WHAT IS NEEDED:
Copy the data below verbatim, leaving no line out.

DATA:

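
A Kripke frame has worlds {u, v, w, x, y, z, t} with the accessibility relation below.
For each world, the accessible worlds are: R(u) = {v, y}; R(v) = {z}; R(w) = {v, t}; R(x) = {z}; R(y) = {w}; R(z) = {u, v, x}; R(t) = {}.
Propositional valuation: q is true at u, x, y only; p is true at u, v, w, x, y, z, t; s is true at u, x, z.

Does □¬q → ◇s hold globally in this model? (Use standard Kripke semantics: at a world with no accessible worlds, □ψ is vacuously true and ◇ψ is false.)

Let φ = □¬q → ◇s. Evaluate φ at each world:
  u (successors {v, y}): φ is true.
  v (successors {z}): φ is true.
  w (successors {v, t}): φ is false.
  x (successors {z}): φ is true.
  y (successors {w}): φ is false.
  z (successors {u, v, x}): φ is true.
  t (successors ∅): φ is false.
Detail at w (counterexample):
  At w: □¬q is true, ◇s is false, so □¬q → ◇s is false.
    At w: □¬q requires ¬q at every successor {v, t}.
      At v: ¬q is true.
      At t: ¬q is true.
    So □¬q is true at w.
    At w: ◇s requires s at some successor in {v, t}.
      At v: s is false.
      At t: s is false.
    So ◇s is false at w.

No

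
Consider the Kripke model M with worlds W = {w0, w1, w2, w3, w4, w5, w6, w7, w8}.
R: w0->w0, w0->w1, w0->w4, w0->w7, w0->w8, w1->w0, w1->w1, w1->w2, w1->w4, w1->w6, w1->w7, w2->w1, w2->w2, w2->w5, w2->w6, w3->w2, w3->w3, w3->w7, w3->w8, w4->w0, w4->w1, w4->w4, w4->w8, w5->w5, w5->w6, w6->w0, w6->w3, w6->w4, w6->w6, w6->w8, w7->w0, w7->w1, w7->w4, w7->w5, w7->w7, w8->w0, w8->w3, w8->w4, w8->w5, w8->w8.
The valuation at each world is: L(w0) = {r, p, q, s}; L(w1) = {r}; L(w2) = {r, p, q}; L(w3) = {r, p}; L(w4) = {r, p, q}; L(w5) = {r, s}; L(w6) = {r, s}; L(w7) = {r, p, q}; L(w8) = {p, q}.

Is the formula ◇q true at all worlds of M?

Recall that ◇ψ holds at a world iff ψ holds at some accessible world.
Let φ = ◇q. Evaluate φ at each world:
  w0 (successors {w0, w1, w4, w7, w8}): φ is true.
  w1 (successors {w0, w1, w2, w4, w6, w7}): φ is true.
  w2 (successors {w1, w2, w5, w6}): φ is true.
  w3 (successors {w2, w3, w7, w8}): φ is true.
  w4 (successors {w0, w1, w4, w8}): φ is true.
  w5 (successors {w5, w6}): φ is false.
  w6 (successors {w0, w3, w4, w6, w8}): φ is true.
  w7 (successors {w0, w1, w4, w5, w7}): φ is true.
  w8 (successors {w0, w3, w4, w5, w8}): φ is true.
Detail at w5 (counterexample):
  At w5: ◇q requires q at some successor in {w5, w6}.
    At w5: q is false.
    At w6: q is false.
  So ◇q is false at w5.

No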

COMPLETED TASK:
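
A Kripke frame has worlds {u, v, w, x, y, z, t} with the accessibility relation below.
For each world, the accessible worlds are: R(u) = {v, y}; R(v) = {z}; R(w) = {v, t}; R(x) = {z}; R(y) = {w}; R(z) = {u, v, x}; R(t) = {}.
Propositional valuation: q is true at u, x, y only; p is true at u, v, w, x, y, z, t; s is true at u, x, z.

Does □¬q → ◇s hold globally in this model? (Use standard Kripke semantics: at a world with no accessible worlds, □ψ is vacuously true and ◇ψ is false.)

Let φ = □¬q → ◇s. Evaluate φ at each world:
  u (successors {v, y}): φ is true.
  v (successors {z}): φ is true.
  w (successors {v, t}): φ is false.
  x (successors {z}): φ is true.
  y (successors {w}): φ is false.
  z (successors {u, v, x}): φ is true.
  t (successors ∅): φ is false.
Detail at w (counterexample):
  At w: □¬q is true, ◇s is false, so □¬q → ◇s is false.
    At w: □¬q requires ¬q at every successor {v, t}.
      At v: ¬q is true.
      At t: ¬q is true.
    So □¬q is true at w.
    At w: ◇s requires s at some successor in {v, t}.
      At v: s is false.
      At t: s is false.
    So ◇s is false at w.

No

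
Consider the Kripke model M with worlds W = {w0, w1, w2, w3, w4, w5, w6, w7, w8}.
R: w0->w0, w0->w1, w0->w4, w0->w7, w0->w8, w1->w0, w1->w1, w1->w2, w1->w4, w1->w6, w1->w7, w2->w1, w2->w2, w2->w5, w2->w6, w3->w2, w3->w3, w3->w7, w3->w8, w4->w0, w4->w1, w4->w4, w4->w8, w5->w5, w5->w6, w6->w0, w6->w3, w6->w4, w6->w6, w6->w8, w7->w0, w7->w1, w7->w4, w7->w5, w7->w7, w8->w0, w8->w3, w8->w4, w8->w5, w8->w8.
The valuation at each world is: L(w0) = {r, p, q, s}; L(w1) = {r}; L(w2) = {r, p, q}; L(w3) = {r, p}; L(w4) = {r, p, q}; L(w5) = {r, s}; L(w6) = {r, s}; L(w7) = {r, p, q}; L(w8) = {p, q}.

Is the formula ◇q true at all worlds of M?

Recall that ◇ψ holds at a world iff ψ holds at some accessible world.
Let φ = ◇q. Evaluate φ at each world:
  w0 (successors {w0, w1, w4, w7, w8}): φ is true.
  w1 (successors {w0, w1, w2, w4, w6, w7}): φ is true.
  w2 (successors {w1, w2, w5, w6}): φ is true.
  w3 (successors {w2, w3, w7, w8}): φ is true.
  w4 (successors {w0, w1, w4, w8}): φ is true.
  w5 (successors {w5, w6}): φ is false.
  w6 (successors {w0, w3, w4, w6, w8}): φ is true.
  w7 (successors {w0, w1, w4, w5, w7}): φ is true.
  w8 (successors {w0, w3, w4, w5, w8}): φ is true.
Detail at w5 (counterexample):
  At w5: ◇q requires q at some successor in {w5, w6}.
    At w5: q is false.
    At w6: q is false.
  So ◇q is false at w5.

No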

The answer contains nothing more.